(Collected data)

○ ○ ○

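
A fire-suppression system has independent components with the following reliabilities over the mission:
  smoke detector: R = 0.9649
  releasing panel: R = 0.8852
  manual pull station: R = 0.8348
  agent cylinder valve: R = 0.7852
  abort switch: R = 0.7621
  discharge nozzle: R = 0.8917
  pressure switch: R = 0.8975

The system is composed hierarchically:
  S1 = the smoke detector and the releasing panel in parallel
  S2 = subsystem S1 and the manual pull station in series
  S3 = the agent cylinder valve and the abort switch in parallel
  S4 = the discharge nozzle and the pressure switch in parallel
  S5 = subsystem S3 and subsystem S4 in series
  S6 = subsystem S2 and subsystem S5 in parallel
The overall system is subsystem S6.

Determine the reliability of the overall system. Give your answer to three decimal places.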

○ ○ ○

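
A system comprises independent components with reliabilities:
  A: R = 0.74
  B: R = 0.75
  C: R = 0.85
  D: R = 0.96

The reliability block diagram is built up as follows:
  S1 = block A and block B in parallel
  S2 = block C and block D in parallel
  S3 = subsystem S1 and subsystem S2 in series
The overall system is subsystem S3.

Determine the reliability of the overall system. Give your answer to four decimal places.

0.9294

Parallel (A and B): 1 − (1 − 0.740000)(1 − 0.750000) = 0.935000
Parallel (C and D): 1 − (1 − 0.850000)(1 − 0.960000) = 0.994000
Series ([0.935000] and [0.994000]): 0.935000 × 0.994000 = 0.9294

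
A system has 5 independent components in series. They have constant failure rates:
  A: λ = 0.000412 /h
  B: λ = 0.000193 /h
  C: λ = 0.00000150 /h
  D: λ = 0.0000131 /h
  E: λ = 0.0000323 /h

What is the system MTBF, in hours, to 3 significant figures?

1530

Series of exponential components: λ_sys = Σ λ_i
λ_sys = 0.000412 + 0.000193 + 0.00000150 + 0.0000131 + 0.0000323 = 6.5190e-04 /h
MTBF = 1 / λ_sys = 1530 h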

○ ○ ○

* **EXERCISE**: In the records above, find every line containing the word "station" and show it.

* **ANSWER TO THIS TASK**:
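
  manual pull station: R = 0.8348
  S2 = subsystem S1 and the manual pull station in series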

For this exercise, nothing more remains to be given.